Data records:
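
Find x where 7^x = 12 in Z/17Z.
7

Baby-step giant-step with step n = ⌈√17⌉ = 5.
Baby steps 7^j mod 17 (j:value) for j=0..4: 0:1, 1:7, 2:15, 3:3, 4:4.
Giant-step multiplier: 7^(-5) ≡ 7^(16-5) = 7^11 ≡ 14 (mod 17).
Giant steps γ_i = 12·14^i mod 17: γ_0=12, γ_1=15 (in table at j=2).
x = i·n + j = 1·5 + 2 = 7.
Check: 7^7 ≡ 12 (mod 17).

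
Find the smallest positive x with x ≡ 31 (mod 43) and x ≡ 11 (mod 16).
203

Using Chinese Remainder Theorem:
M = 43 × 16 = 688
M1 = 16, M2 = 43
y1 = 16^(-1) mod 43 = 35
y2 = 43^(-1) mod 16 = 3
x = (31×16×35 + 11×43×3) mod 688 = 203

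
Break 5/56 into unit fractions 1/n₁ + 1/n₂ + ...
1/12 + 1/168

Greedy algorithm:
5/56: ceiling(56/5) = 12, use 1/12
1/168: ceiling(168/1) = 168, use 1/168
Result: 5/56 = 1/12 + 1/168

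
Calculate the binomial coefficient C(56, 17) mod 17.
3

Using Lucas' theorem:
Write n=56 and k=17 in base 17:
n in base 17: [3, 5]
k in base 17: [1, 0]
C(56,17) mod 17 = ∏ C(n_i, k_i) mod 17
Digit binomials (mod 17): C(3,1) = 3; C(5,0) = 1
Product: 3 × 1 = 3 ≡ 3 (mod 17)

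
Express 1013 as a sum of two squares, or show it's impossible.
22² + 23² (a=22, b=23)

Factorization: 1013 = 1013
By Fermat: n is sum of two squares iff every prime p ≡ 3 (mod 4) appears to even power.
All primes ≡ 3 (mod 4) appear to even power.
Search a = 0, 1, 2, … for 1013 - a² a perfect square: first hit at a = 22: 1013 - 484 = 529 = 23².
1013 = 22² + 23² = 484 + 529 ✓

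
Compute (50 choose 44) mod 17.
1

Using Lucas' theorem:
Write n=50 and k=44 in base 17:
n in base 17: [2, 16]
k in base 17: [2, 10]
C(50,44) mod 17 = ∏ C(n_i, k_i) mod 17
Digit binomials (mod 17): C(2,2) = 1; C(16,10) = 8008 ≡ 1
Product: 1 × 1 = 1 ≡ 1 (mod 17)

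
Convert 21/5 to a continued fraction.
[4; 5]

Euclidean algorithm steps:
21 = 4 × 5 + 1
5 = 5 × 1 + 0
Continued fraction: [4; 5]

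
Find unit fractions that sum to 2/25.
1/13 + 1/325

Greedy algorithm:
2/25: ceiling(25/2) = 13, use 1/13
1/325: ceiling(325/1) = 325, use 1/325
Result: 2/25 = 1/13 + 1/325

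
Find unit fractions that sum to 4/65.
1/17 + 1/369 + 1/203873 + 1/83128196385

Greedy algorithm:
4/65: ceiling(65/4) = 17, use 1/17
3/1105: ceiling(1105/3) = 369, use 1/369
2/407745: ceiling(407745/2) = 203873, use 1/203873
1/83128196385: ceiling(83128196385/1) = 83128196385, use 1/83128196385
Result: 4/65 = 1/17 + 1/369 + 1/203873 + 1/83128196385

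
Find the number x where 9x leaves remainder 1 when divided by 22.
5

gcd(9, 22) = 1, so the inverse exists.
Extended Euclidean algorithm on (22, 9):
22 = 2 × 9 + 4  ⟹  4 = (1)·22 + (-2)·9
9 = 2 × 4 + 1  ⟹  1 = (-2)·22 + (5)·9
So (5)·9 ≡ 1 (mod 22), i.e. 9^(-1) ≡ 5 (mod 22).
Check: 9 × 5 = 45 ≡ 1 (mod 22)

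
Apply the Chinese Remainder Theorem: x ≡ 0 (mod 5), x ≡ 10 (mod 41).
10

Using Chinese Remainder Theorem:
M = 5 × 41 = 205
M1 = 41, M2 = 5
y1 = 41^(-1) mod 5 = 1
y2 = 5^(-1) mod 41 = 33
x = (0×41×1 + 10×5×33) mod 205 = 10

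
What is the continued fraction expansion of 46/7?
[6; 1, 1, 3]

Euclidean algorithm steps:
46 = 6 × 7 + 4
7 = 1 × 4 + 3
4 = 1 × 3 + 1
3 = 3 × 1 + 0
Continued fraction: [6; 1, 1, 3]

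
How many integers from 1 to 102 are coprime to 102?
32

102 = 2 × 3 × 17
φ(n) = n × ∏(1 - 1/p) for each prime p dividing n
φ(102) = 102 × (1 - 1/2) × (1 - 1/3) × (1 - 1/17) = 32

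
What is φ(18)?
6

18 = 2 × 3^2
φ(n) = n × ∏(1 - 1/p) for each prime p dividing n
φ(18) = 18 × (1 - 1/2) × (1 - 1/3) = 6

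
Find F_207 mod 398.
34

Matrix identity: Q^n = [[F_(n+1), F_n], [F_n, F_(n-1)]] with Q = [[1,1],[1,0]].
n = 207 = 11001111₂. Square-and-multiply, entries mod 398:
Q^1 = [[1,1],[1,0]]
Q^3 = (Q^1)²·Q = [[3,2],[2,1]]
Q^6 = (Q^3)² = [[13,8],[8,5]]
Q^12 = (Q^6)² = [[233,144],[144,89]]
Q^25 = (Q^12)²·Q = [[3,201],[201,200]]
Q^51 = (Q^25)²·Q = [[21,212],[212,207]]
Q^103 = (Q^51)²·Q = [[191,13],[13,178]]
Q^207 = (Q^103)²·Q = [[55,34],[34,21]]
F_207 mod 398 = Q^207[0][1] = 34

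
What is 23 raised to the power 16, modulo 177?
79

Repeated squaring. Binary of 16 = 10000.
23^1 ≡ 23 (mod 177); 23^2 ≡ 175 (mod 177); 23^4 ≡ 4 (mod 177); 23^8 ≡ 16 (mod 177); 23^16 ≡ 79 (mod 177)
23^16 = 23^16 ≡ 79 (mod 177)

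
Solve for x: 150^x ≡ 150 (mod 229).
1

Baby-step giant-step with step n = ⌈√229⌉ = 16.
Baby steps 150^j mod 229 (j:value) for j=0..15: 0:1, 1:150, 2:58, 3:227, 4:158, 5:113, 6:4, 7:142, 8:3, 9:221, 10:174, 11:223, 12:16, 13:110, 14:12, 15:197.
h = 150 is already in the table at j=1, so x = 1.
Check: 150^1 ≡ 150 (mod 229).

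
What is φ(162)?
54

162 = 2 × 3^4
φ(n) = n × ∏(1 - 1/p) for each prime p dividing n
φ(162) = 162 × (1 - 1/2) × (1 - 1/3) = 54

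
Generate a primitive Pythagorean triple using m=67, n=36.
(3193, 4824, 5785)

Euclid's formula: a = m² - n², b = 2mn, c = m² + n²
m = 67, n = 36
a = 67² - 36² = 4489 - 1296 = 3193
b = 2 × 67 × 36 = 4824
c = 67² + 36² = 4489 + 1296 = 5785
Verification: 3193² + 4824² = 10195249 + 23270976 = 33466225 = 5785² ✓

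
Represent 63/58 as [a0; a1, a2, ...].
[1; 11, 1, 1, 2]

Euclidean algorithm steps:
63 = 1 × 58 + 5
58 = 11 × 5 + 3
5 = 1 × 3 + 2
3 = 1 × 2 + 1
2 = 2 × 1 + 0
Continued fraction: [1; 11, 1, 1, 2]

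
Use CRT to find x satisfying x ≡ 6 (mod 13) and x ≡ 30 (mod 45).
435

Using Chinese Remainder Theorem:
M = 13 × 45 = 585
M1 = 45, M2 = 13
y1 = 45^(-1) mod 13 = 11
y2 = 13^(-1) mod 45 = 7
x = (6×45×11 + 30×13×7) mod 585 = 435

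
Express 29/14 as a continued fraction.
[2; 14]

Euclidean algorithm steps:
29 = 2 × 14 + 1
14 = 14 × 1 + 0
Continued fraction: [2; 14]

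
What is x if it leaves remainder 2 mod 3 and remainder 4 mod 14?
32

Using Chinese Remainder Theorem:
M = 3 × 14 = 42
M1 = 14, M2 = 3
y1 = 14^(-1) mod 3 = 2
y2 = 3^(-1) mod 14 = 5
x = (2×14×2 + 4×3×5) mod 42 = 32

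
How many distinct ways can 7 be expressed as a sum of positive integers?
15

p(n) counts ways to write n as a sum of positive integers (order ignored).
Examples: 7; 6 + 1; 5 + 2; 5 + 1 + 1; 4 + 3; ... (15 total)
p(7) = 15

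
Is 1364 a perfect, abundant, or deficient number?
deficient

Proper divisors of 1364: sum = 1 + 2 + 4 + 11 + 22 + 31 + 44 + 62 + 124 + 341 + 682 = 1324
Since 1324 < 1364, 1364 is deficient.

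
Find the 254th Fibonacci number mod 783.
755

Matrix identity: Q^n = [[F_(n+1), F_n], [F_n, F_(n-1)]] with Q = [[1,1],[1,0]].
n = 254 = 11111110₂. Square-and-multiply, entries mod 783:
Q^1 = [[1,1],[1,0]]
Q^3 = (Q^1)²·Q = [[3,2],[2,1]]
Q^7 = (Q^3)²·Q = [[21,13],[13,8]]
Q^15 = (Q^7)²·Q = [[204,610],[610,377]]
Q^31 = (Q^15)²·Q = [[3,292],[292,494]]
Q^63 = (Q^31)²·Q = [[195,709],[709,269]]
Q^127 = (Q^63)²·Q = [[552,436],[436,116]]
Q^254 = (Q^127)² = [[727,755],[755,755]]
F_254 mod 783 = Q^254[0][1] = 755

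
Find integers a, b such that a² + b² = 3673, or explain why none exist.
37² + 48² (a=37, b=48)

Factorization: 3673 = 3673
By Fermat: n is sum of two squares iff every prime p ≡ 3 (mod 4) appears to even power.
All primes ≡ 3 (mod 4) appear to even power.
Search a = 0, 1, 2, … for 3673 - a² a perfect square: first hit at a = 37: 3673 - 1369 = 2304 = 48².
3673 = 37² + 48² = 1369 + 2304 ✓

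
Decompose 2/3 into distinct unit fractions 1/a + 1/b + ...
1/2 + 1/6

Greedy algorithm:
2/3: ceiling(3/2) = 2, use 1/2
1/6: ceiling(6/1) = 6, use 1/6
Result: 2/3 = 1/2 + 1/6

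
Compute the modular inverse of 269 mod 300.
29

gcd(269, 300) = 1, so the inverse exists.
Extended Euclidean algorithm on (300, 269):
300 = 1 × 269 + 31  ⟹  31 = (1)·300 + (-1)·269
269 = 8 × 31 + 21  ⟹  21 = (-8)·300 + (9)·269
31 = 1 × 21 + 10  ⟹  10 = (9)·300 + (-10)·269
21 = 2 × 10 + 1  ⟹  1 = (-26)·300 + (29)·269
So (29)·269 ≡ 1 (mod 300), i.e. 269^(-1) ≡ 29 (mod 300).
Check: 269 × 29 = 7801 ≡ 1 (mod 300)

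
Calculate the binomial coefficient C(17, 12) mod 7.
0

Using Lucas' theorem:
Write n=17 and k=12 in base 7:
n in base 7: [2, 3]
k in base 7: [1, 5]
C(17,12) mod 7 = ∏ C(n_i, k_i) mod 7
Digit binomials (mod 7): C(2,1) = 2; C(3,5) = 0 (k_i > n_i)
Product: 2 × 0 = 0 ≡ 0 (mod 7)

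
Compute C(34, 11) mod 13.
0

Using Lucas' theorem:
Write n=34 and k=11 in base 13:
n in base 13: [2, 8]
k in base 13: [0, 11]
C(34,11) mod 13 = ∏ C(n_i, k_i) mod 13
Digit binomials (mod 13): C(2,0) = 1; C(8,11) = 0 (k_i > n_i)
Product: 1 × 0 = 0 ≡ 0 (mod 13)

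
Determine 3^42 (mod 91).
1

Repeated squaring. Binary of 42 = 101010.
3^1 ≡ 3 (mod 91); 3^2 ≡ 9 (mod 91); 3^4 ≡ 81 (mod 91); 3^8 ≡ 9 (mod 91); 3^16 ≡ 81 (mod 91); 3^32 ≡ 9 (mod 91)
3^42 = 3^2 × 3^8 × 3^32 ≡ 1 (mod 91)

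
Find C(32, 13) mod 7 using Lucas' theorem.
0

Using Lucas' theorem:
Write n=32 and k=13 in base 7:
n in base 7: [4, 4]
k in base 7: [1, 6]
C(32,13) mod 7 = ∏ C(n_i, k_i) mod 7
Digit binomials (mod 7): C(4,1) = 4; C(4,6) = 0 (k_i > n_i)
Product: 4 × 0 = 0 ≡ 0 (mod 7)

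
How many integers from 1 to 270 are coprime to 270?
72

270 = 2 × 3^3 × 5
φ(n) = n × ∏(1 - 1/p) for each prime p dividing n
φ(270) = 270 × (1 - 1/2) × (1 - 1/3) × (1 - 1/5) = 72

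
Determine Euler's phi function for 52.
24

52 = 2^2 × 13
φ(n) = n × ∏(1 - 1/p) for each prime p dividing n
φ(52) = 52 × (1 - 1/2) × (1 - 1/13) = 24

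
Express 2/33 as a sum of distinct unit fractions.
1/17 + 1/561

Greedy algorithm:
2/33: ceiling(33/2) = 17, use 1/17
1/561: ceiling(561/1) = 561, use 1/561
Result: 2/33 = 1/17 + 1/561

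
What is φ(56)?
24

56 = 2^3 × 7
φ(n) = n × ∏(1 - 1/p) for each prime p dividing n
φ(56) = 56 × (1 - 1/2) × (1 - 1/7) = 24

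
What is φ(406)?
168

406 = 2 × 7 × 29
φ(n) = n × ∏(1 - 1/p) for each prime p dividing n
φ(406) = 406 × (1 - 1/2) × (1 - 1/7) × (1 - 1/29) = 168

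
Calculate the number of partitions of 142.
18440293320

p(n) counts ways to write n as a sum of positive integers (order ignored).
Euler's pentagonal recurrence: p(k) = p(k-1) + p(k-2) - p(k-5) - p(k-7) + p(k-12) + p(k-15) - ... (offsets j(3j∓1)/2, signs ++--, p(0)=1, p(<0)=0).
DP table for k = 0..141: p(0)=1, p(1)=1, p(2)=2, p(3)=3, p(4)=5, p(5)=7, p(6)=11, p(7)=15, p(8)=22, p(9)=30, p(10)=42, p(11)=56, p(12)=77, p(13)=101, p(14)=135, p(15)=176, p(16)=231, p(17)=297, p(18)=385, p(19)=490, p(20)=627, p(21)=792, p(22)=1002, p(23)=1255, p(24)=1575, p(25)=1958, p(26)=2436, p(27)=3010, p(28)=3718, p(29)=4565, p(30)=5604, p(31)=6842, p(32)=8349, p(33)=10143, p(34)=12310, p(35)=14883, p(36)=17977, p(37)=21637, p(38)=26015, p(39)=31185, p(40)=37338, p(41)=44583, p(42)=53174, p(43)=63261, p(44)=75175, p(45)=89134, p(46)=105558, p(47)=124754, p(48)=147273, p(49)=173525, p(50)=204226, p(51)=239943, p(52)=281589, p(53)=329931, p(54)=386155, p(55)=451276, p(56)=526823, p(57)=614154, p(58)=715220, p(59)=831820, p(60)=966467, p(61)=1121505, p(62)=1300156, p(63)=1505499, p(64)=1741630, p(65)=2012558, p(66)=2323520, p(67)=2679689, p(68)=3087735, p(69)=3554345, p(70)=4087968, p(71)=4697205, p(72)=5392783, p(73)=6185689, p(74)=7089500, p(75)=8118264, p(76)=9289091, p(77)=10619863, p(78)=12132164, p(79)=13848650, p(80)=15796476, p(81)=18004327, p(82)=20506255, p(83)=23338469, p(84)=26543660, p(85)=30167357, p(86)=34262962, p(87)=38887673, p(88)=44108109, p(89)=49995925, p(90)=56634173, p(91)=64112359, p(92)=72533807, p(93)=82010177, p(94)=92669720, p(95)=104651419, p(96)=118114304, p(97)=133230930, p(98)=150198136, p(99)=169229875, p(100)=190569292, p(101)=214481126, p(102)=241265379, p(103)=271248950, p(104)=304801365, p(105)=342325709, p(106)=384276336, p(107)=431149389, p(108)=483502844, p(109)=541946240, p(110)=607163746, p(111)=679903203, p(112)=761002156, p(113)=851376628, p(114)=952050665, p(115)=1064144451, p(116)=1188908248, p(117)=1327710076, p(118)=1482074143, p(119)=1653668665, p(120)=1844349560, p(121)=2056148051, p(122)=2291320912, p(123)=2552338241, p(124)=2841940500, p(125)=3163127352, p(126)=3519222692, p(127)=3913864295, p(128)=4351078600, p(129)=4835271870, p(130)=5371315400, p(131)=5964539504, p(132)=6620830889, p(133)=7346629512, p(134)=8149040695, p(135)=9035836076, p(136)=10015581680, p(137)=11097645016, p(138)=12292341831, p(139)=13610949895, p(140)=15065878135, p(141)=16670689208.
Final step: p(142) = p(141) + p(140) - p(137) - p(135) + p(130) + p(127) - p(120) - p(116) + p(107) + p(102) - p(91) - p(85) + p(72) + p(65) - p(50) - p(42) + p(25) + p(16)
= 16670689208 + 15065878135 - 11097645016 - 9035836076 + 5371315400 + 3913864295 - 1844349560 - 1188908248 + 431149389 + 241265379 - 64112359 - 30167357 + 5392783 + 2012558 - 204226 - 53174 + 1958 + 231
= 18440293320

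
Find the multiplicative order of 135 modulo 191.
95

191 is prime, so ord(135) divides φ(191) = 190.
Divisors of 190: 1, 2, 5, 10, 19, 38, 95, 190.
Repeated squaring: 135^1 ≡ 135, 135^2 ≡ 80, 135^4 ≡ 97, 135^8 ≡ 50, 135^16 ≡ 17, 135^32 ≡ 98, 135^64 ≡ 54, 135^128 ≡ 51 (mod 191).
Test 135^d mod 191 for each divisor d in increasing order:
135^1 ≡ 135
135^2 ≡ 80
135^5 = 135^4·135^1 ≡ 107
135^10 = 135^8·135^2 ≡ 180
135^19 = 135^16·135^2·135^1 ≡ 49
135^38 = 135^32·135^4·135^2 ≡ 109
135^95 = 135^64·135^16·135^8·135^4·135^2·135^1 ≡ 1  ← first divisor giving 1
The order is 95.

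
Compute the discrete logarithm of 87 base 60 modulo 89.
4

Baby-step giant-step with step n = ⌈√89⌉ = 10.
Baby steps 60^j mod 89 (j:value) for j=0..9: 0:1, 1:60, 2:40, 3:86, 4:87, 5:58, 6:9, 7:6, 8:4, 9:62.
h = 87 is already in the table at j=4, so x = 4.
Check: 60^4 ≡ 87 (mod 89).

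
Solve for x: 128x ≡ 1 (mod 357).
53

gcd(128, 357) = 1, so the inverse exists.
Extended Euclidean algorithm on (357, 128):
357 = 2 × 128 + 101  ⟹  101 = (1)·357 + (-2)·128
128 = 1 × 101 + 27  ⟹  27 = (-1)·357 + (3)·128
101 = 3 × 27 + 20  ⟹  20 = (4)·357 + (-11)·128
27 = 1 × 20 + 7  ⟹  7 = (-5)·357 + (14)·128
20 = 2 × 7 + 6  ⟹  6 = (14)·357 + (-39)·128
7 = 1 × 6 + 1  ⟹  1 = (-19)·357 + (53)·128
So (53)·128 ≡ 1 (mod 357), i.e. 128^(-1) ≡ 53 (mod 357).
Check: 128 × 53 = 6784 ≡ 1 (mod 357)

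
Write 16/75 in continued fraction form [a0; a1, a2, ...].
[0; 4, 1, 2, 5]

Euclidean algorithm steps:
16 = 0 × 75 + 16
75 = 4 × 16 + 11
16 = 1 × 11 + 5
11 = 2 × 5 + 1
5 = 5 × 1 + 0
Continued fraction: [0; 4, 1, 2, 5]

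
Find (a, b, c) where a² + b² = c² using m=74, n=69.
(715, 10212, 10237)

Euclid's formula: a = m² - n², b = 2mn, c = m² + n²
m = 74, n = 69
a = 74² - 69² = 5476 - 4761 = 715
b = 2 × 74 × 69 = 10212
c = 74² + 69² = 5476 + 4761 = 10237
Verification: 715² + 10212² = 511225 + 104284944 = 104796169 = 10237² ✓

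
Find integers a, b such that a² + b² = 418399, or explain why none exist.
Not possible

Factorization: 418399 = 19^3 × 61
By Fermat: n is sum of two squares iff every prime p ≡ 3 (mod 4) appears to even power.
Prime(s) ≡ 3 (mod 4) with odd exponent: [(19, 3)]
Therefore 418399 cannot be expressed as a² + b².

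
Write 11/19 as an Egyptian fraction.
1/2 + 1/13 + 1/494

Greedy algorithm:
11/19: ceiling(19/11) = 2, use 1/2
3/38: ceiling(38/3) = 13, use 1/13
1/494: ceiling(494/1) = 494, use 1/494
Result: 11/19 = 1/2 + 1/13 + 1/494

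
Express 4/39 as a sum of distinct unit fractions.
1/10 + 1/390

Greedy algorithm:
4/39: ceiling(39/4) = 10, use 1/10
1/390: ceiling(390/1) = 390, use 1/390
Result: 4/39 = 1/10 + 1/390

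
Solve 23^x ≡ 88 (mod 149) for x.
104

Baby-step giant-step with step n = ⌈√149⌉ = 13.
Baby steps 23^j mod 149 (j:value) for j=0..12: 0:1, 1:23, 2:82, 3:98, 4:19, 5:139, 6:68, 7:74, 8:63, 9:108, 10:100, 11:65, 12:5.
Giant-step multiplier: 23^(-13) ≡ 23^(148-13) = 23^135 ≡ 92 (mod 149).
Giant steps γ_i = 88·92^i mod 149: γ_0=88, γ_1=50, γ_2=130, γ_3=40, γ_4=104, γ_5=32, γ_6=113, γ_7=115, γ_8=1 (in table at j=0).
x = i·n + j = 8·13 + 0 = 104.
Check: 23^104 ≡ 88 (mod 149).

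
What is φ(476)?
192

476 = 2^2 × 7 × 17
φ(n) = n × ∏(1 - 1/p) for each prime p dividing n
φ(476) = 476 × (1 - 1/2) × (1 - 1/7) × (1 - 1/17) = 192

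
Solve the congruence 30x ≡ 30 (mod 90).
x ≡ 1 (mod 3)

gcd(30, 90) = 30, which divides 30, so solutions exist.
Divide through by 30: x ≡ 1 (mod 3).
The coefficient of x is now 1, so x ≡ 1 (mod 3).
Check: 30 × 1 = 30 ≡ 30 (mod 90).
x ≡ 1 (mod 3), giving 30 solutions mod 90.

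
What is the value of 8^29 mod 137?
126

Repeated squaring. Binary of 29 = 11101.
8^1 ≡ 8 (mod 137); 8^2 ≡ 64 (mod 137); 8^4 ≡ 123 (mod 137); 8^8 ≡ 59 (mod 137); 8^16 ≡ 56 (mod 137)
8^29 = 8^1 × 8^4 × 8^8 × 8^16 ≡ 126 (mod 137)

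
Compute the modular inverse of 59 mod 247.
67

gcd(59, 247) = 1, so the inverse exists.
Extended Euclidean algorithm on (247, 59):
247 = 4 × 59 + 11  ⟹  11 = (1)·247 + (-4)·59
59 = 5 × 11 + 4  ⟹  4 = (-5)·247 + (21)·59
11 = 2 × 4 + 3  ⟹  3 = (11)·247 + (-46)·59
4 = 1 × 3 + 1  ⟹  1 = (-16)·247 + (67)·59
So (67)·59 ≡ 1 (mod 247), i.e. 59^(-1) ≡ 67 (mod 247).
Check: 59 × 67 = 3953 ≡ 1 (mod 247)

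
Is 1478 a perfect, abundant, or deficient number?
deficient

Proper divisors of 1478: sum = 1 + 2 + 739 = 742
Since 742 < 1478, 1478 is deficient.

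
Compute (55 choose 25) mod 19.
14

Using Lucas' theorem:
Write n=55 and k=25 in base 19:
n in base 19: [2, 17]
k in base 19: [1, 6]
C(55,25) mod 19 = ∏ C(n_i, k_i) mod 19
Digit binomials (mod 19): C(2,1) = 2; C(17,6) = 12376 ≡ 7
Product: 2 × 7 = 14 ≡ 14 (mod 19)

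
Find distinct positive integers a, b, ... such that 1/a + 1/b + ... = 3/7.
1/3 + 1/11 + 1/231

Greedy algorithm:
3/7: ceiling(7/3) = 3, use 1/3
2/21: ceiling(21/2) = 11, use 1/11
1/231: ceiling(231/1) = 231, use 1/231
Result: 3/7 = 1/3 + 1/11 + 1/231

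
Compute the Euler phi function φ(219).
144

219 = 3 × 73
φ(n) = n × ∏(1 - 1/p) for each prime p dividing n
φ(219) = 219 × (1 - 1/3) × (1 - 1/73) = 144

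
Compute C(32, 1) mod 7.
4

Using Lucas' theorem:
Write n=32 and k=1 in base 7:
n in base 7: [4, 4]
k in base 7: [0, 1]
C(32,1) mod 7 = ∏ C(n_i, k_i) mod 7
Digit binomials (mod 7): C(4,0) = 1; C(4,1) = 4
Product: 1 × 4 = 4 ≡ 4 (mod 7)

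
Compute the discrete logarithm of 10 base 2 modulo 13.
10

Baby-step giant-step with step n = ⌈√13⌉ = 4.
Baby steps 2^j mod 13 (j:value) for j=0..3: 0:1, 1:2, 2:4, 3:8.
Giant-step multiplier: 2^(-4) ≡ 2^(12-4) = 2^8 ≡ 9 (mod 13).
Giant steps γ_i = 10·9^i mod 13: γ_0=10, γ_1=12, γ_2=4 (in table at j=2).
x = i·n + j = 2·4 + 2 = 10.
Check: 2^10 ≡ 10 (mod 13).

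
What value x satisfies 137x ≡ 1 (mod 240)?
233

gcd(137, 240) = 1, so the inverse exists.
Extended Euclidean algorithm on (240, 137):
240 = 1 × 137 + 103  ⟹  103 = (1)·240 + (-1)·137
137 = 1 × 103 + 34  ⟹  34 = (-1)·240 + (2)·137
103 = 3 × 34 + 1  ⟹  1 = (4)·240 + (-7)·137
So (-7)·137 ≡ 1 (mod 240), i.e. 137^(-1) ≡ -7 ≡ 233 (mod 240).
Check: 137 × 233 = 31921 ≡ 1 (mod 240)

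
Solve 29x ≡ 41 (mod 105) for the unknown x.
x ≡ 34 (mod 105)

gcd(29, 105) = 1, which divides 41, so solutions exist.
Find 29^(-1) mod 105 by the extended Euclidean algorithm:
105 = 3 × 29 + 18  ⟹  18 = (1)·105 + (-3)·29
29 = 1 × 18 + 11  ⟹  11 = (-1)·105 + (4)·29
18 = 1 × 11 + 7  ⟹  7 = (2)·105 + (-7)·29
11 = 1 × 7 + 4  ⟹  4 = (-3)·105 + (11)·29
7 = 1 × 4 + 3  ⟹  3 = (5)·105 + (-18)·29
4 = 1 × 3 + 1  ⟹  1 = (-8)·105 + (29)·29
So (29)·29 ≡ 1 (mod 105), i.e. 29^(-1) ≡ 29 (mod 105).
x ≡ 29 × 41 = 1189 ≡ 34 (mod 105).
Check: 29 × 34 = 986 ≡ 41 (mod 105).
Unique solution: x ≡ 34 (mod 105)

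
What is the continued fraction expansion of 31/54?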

What you will do: Return verbatim each line from the one that mentions "Solve 29x ≡ 41 (mod 105) for the unknown x." to the end of the entries, inclusive.

Reply:
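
Solve 29x ≡ 41 (mod 105) for the unknown x.
x ≡ 34 (mod 105)

gcd(29, 105) = 1, which divides 41, so solutions exist.
Find 29^(-1) mod 105 by the extended Euclidean algorithm:
105 = 3 × 29 + 18  ⟹  18 = (1)·105 + (-3)·29
29 = 1 × 18 + 11  ⟹  11 = (-1)·105 + (4)·29
18 = 1 × 11 + 7  ⟹  7 = (2)·105 + (-7)·29
11 = 1 × 7 + 4  ⟹  4 = (-3)·105 + (11)·29
7 = 1 × 4 + 3  ⟹  3 = (5)·105 + (-18)·29
4 = 1 × 3 + 1  ⟹  1 = (-8)·105 + (29)·29
So (29)·29 ≡ 1 (mod 105), i.e. 29^(-1) ≡ 29 (mod 105).
x ≡ 29 × 41 = 1189 ≡ 34 (mod 105).
Check: 29 × 34 = 986 ≡ 41 (mod 105).
Unique solution: x ≡ 34 (mod 105)

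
What is the continued fraction expansion of 31/54?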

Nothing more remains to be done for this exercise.